• **Exercise data**
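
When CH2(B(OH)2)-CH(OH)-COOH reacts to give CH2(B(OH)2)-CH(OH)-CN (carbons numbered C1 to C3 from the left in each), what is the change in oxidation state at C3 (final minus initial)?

0

Before: C3 has 1 bond to C, 3 bonds to O → oxidation state +3.
After: C3 has 1 bond to C, 3 bonds to N → oxidation state +3.
Δ = +3 − (+3) = 0, so no net redox change at C3.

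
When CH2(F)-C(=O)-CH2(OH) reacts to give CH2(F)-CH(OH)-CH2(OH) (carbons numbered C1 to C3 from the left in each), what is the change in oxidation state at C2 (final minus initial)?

Before: C2 has 2 bonds to C, 2 bonds to O → oxidation state +2.
After: C2 has 2 bonds to C, 1 bond to H, 1 bond to O → oxidation state 0.
Δ = 0 − (+2) = -2, so this is a reduction at C2.

-2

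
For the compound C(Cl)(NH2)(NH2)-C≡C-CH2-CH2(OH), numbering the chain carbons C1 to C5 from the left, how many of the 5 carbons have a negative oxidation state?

2

Tallying each carbon's bonds:
C1: 1C, 2N, 1Cl → 0 + 2 + 1 = +3
C2: 4C → 0 = 0
C3: 4C → 0 = 0
C4: 2C, 2H → 0 − 2 = -2
C5: 1C, 2H, 1O → 0 − 2 + 1 = -1
2 carbons (C4, C5) meet the condition.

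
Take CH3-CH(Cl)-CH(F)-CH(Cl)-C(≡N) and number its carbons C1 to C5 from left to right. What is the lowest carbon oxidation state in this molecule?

-3

Bonds to more-electronegative neighbours contribute +1 each, bonds to H or metals contribute −1 each, and C–C bonds contribute 0. Tallying each carbon:
C1: 1C, 3H → 0 − 3 = -3
C2: 2C, 1H, 1Cl → 0 − 1 + 1 = 0
C3: 2C, 1H, 1F → 0 − 1 + 1 = 0
C4: 2C, 1H, 1Cl → 0 − 1 + 1 = 0
C5: 1C, 3N → 0 + 3 = +3
The lowest value is -3.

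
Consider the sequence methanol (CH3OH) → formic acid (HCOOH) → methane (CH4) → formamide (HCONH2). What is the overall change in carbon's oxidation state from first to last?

+4

Carbon oxidation states along the series — methanol: -2, formic acid: +2, methane: -4, formamide: +2.
Net change = +2 − (-2) = +4.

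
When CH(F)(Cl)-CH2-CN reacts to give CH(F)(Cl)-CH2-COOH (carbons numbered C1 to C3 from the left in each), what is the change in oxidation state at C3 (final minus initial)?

0

Before: C3 has 1 bond to C, 3 bonds to N → oxidation state +3.
After: C3 has 1 bond to C, 3 bonds to O → oxidation state +3.
Δ = +3 − (+3) = 0, so no net redox change at C3.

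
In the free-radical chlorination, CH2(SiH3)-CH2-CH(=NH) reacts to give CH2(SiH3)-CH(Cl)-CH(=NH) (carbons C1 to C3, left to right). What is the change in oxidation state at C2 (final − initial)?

Before: C2 has 2 bonds to C, 2 bonds to H → oxidation state -2.
After: C2 has 2 bonds to C, 1 bond to H, 1 bond to Cl → oxidation state 0.
Δ = 0 − (-2) = +2, so this is an oxidation at C2.

+2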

• **Problem**
This task calls for the material above to be duplicated verbatim.

• **Reply to the task**
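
When CH2(B(OH)2)-CH(OH)-COOH reacts to give CH2(B(OH)2)-CH(OH)-CN (carbons numbered C1 to C3 from the left in each), what is the change in oxidation state at C3 (final minus initial)?

0

Before: C3 has 1 bond to C, 3 bonds to O → oxidation state +3.
After: C3 has 1 bond to C, 3 bonds to N → oxidation state +3.
Δ = +3 − (+3) = 0, so no net redox change at C3.

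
When CH2(F)-C(=O)-CH2(OH) reacts to give CH2(F)-CH(OH)-CH2(OH) (carbons numbered C1 to C3 from the left in each), what is the change in oxidation state at C2 (final minus initial)?

Before: C2 has 2 bonds to C, 2 bonds to O → oxidation state +2.
After: C2 has 2 bonds to C, 1 bond to H, 1 bond to O → oxidation state 0.
Δ = 0 − (+2) = -2, so this is a reduction at C2.

-2

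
For the compound C(Cl)(NH2)(NH2)-C≡C-CH2-CH2(OH), numbering the chain carbons C1 to C5 from the left, how many of the 5 carbons have a negative oxidation state?

2

Tallying each carbon's bonds:
C1: 1C, 2N, 1Cl → 0 + 2 + 1 = +3
C2: 4C → 0 = 0
C3: 4C → 0 = 0
C4: 2C, 2H → 0 − 2 = -2
C5: 1C, 2H, 1O → 0 − 2 + 1 = -1
2 carbons (C4, C5) meet the condition.

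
Take CH3-CH(Cl)-CH(F)-CH(Cl)-C(≡N) and number its carbons C1 to C5 from left to right. What is the lowest carbon oxidation state in this molecule?

-3

Bonds to more-electronegative neighbours contribute +1 each, bonds to H or metals contribute −1 each, and C–C bonds contribute 0. Tallying each carbon:
C1: 1C, 3H → 0 − 3 = -3
C2: 2C, 1H, 1Cl → 0 − 1 + 1 = 0
C3: 2C, 1H, 1F → 0 − 1 + 1 = 0
C4: 2C, 1H, 1Cl → 0 − 1 + 1 = 0
C5: 1C, 3N → 0 + 3 = +3
The lowest value is -3.

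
Consider the sequence methanol (CH3OH) → formic acid (HCOOH) → methane (CH4) → formamide (HCONH2). What is the overall change in carbon's oxidation state from first to last?

+4

Carbon oxidation states along the series — methanol: -2, formic acid: +2, methane: -4, formamide: +2.
Net change = +2 − (-2) = +4.

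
When CH(F)(Cl)-CH2-CN reacts to give CH(F)(Cl)-CH2-COOH (carbons numbered C1 to C3 from the left in each), what is the change in oxidation state at C3 (final minus initial)?

0

Before: C3 has 1 bond to C, 3 bonds to N → oxidation state +3.
After: C3 has 1 bond to C, 3 bonds to O → oxidation state +3.
Δ = +3 − (+3) = 0, so no net redox change at C3.

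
In the free-radical chlorination, CH2(SiH3)-CH2-CH(=NH) reacts to give CH2(SiH3)-CH(Cl)-CH(=NH) (carbons C1 to C3, left to right). What is the change in oxidation state at C2 (final − initial)?

Before: C2 has 2 bonds to C, 2 bonds to H → oxidation state -2.
After: C2 has 2 bonds to C, 1 bond to H, 1 bond to Cl → oxidation state 0.
Δ = 0 − (-2) = +2, so this is an oxidation at C2.

+2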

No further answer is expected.